# [REQUIRED WORK]
Below are the entries; give again exactly the lines from the one mentioning "An alpha particle (mass 4.00 u, charge +2e) has" through the one mentioning "A proton has", inclusive.

#### RECORDS SUPPLIED

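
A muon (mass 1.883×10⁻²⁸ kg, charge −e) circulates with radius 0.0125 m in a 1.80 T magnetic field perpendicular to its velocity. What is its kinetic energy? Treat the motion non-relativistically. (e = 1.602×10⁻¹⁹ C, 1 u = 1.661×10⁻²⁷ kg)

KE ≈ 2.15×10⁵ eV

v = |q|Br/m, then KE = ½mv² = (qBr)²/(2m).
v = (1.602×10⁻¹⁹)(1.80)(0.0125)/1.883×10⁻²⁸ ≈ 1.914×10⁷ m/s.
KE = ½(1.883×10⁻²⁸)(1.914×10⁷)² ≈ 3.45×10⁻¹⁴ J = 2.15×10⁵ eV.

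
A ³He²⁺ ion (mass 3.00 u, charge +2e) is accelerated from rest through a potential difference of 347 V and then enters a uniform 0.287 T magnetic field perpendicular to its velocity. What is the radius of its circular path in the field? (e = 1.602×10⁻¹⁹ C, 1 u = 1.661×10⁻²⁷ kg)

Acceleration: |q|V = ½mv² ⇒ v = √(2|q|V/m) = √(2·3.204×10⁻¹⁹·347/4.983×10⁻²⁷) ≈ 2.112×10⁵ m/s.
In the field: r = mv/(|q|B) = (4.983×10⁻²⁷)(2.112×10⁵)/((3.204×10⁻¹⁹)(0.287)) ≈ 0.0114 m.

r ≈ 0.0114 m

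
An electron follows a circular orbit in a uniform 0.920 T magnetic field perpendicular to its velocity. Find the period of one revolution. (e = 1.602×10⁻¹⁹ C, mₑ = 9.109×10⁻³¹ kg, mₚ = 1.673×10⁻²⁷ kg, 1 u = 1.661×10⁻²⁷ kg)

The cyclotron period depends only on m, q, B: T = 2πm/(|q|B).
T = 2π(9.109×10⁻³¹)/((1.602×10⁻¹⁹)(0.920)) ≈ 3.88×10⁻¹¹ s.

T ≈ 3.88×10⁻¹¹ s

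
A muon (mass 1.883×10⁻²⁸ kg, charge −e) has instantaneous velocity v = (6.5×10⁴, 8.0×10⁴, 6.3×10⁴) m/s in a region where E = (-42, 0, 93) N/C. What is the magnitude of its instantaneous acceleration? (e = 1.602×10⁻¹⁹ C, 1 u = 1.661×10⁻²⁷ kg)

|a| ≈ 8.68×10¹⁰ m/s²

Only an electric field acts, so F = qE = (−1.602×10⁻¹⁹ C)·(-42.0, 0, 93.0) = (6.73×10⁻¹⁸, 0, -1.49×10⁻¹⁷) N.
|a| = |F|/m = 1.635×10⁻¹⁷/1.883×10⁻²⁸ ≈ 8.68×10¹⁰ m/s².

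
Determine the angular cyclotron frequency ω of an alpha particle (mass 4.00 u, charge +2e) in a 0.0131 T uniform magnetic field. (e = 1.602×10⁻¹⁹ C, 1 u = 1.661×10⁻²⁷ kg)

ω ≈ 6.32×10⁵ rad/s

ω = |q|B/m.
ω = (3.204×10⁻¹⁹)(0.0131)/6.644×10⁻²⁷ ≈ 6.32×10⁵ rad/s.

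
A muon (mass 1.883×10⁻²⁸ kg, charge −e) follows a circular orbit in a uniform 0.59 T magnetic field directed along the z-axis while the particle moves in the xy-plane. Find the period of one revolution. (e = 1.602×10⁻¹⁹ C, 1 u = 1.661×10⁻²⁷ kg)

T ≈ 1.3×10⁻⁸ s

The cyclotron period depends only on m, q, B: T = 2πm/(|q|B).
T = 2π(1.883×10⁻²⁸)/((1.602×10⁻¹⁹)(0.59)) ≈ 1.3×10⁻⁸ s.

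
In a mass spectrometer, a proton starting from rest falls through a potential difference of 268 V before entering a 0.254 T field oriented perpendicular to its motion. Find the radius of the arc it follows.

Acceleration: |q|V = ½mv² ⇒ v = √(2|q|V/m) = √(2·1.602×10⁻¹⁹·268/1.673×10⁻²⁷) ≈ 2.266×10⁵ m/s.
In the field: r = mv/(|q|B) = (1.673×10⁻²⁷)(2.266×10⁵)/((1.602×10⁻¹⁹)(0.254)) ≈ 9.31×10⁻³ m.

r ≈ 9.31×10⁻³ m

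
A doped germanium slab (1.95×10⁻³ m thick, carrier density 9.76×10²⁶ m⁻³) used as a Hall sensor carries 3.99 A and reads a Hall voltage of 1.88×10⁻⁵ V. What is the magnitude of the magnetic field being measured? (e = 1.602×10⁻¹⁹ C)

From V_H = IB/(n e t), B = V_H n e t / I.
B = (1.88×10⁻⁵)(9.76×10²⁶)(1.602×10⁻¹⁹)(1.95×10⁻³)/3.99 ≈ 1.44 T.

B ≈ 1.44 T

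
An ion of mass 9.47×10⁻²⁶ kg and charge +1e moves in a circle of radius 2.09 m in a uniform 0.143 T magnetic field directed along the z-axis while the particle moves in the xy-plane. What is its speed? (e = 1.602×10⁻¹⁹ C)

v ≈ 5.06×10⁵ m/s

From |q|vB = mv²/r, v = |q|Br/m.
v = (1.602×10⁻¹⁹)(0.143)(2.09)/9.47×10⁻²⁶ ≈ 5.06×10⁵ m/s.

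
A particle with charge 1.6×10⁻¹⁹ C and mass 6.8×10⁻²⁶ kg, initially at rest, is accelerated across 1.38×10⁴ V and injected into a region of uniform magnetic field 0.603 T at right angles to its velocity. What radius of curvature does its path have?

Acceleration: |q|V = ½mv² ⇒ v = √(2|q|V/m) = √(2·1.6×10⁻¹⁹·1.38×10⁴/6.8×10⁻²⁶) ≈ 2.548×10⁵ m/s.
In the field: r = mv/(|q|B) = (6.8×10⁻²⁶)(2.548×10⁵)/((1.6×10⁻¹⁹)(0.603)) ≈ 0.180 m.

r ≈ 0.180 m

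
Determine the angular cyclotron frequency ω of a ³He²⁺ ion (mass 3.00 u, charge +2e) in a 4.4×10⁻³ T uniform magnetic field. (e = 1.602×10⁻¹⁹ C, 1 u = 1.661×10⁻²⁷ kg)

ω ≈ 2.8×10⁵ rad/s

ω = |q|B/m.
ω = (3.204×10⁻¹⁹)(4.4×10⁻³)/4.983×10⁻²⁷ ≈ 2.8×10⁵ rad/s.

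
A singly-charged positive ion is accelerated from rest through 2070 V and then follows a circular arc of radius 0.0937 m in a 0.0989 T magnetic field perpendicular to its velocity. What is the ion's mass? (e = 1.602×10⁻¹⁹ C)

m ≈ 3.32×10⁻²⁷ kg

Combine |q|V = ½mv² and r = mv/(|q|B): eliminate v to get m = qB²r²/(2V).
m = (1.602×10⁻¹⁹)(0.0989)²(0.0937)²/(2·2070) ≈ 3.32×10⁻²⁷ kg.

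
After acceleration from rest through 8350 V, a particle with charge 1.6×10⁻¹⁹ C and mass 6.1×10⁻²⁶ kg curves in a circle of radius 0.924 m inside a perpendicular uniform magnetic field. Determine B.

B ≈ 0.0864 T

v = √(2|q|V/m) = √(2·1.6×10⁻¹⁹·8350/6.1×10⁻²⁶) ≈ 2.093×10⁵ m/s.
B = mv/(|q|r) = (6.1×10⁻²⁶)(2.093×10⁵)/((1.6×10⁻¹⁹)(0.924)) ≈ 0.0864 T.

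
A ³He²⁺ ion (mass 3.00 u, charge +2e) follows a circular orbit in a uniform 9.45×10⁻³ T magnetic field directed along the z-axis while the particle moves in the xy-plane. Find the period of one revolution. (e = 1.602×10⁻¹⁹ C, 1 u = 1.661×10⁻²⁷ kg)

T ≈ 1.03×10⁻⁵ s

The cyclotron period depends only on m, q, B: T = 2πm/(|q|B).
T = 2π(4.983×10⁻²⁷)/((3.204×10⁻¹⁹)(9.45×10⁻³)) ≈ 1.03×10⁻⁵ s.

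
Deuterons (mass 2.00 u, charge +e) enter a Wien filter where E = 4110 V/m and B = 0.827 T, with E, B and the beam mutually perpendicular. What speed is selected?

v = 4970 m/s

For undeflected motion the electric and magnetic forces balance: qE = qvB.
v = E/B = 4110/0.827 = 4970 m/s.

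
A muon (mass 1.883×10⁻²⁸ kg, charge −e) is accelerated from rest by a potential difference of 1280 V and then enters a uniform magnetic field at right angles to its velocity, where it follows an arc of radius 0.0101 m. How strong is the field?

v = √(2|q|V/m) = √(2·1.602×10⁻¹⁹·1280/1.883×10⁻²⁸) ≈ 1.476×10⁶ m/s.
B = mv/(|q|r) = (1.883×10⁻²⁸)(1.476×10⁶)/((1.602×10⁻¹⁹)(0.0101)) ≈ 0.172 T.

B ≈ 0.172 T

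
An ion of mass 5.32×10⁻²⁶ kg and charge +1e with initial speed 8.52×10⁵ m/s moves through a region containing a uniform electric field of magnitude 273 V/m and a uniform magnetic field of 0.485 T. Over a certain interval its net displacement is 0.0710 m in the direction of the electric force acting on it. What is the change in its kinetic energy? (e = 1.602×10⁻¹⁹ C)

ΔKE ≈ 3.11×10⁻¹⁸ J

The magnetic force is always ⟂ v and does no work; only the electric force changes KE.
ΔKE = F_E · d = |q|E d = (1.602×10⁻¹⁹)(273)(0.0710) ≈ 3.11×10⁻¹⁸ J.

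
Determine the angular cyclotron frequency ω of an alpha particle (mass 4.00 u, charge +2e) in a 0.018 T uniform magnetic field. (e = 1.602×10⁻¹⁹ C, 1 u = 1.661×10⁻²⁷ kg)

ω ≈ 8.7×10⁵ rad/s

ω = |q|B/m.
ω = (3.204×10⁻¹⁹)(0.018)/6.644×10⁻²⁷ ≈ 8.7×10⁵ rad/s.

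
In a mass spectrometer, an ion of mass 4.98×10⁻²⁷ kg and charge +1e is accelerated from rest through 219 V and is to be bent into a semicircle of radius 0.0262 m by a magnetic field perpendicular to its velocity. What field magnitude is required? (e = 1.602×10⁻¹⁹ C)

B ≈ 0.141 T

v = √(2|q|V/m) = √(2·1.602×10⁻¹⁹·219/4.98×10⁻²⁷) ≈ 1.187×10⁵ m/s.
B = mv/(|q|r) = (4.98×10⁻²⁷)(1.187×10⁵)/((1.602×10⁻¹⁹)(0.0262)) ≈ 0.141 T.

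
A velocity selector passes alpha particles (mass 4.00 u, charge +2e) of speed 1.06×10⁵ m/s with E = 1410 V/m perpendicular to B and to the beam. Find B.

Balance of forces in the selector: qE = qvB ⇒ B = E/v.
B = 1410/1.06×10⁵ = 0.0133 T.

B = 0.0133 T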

########
#### RECORDS SUPPLIED

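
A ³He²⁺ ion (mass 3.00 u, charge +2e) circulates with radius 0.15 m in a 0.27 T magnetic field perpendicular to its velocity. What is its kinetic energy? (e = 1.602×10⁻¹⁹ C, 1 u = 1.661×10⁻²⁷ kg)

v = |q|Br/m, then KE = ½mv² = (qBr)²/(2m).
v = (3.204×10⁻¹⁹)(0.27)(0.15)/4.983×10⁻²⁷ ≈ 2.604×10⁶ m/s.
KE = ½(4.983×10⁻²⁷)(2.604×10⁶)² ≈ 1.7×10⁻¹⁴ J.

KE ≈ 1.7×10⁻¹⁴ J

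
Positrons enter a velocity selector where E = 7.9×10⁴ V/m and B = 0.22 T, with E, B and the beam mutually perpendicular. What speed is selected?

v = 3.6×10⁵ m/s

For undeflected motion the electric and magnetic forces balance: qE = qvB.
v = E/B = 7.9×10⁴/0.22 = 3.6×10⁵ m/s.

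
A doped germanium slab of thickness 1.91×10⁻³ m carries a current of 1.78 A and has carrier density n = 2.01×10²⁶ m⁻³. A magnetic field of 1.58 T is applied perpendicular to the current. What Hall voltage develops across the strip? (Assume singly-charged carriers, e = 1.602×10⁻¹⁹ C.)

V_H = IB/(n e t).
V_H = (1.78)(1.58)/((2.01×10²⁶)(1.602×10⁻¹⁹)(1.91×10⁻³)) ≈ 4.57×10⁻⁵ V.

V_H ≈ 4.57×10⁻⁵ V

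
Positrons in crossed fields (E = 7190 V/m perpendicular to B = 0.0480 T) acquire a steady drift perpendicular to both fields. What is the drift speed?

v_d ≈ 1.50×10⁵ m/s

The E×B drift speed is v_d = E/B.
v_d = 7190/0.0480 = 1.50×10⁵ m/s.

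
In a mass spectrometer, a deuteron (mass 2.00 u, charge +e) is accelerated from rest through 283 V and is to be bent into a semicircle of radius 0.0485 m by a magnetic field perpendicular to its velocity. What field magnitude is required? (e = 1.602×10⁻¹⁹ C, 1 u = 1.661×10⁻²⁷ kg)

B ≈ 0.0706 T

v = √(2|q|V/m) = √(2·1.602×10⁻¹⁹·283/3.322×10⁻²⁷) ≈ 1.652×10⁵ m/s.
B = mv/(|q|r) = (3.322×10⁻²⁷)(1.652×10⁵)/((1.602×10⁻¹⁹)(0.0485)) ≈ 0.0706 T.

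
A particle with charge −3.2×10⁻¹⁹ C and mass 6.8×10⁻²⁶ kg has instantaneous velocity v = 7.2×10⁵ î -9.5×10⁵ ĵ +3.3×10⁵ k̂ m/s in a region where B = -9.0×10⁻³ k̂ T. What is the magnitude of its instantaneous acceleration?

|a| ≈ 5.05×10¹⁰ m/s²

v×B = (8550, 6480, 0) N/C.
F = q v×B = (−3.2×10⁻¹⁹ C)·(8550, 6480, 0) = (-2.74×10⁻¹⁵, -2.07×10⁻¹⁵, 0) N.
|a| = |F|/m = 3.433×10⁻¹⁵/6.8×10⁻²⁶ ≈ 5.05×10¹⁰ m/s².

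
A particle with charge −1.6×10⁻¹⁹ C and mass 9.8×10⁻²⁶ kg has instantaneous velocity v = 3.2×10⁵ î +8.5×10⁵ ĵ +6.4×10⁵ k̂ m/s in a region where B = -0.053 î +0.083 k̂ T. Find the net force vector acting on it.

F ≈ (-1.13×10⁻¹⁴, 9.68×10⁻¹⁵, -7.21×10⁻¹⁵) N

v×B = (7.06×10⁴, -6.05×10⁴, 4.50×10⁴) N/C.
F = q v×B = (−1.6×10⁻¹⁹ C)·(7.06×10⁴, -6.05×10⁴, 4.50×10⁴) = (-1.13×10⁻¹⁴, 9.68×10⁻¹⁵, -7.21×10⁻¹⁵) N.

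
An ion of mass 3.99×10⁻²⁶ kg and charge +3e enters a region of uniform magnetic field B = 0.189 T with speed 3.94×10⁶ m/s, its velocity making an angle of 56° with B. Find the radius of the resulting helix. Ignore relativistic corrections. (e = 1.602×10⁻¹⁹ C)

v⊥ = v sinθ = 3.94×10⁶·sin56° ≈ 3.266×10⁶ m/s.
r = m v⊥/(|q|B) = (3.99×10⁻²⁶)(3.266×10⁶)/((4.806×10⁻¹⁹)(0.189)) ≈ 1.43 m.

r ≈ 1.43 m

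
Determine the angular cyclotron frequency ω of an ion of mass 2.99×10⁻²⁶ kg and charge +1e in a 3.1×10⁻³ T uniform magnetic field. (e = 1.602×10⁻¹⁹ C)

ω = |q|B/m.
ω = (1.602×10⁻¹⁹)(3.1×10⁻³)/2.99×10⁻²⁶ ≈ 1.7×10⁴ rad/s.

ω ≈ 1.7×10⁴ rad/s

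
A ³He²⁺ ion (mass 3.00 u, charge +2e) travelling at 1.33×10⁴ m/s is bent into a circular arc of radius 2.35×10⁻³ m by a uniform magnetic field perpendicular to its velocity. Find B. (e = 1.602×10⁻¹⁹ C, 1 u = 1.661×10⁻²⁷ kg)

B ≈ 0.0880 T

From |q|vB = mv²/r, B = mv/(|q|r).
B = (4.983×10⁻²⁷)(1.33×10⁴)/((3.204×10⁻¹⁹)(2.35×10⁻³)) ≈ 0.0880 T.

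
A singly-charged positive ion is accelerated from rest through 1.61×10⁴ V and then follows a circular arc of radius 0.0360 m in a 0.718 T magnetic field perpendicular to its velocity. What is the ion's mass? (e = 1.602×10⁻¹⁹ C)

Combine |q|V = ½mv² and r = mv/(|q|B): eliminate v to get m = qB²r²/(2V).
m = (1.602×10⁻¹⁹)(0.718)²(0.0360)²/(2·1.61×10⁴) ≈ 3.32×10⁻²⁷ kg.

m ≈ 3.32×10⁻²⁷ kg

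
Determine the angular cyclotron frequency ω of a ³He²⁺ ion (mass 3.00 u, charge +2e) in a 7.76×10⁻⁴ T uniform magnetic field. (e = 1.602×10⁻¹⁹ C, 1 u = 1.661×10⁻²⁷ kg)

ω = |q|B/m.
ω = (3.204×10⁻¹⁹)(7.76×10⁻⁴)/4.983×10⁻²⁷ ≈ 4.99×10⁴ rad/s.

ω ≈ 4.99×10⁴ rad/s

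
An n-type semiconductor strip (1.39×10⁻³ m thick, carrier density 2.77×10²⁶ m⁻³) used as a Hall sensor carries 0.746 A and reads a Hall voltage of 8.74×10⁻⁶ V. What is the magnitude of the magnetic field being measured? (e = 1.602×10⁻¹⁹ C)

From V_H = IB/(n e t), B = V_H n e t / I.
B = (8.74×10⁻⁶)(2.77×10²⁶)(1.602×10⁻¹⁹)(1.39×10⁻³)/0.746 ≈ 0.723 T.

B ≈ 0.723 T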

########
#### RECORDS SUPPLIED

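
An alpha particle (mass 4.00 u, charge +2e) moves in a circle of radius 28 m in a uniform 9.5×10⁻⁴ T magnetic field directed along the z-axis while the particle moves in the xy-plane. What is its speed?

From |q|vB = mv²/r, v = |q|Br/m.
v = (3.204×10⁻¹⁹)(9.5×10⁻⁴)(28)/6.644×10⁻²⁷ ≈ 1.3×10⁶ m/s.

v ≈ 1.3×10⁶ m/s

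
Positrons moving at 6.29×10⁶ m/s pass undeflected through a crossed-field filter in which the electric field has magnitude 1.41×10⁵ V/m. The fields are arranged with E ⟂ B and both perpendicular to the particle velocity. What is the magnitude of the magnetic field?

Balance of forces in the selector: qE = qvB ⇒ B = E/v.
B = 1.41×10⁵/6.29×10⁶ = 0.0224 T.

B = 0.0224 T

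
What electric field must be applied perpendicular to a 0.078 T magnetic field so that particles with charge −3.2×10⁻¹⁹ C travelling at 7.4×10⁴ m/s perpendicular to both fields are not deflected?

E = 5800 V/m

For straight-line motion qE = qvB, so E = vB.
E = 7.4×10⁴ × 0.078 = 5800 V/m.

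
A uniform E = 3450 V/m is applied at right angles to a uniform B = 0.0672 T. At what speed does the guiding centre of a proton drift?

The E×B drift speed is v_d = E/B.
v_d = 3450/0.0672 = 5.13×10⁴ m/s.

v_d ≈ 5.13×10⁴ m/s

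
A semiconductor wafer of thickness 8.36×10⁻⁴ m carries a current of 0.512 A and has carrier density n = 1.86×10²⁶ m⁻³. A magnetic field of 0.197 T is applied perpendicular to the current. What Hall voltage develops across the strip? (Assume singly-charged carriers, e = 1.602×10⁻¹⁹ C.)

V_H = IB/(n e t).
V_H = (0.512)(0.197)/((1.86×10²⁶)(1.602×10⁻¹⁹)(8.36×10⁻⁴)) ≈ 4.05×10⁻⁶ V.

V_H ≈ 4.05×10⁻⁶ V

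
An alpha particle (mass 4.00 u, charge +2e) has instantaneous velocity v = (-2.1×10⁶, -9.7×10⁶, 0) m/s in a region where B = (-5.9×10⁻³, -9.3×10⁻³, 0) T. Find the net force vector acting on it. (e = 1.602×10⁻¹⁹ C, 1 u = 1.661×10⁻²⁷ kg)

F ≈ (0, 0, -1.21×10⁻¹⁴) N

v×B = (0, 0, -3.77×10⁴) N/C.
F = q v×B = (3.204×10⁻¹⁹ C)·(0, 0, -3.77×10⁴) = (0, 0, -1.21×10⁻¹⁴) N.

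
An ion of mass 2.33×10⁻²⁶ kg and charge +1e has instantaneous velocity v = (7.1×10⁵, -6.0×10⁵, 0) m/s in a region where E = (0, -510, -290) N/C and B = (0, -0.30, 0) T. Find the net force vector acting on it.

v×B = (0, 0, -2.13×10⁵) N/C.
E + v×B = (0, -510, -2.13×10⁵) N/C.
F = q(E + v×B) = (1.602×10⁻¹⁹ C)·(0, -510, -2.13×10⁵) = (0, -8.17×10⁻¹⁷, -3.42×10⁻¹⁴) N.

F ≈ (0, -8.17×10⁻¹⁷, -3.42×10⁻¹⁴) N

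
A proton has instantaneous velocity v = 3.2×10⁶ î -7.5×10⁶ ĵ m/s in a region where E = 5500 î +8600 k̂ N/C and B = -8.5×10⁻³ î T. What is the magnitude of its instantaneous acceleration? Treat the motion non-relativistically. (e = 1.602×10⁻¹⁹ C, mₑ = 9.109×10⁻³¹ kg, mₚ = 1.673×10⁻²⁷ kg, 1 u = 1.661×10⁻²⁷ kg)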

########

# [RESPONSE BELOW]
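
An alpha particle (mass 4.00 u, charge +2e) has instantaneous velocity v = (-2.1×10⁶, -9.7×10⁶, 0) m/s in a region where B = (-5.9×10⁻³, -9.3×10⁻³, 0) T. Find the net force vector acting on it. (e = 1.602×10⁻¹⁹ C, 1 u = 1.661×10⁻²⁷ kg)

F ≈ (0, 0, -1.21×10⁻¹⁴) N

v×B = (0, 0, -3.77×10⁴) N/C.
F = q v×B = (3.204×10⁻¹⁹ C)·(0, 0, -3.77×10⁴) = (0, 0, -1.21×10⁻¹⁴) N.

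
An ion of mass 2.33×10⁻²⁶ kg and charge +1e has instantaneous velocity v = (7.1×10⁵, -6.0×10⁵, 0) m/s in a region where E = (0, -510, -290) N/C and B = (0, -0.30, 0) T. Find the net force vector acting on it.

v×B = (0, 0, -2.13×10⁵) N/C.
E + v×B = (0, -510, -2.13×10⁵) N/C.
F = q(E + v×B) = (1.602×10⁻¹⁹ C)·(0, -510, -2.13×10⁵) = (0, -8.17×10⁻¹⁷, -3.42×10⁻¹⁴) N.

F ≈ (0, -8.17×10⁻¹⁷, -3.42×10⁻¹⁴) N

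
A proton has instantaneous velocity v = 3.2×10⁶ î -7.5×10⁶ ĵ m/s in a region where E = 5500 î +8600 k̂ N/C and B = -8.5×10⁻³ î T. What is the magnitude of its instantaneous acceleration? Treat the motion non-relativistically. (e = 1.602×10⁻¹⁹ C, mₑ = 9.109×10⁻³¹ kg, mₚ = 1.673×10⁻²⁷ kg, 1 u = 1.661×10⁻²⁷ kg)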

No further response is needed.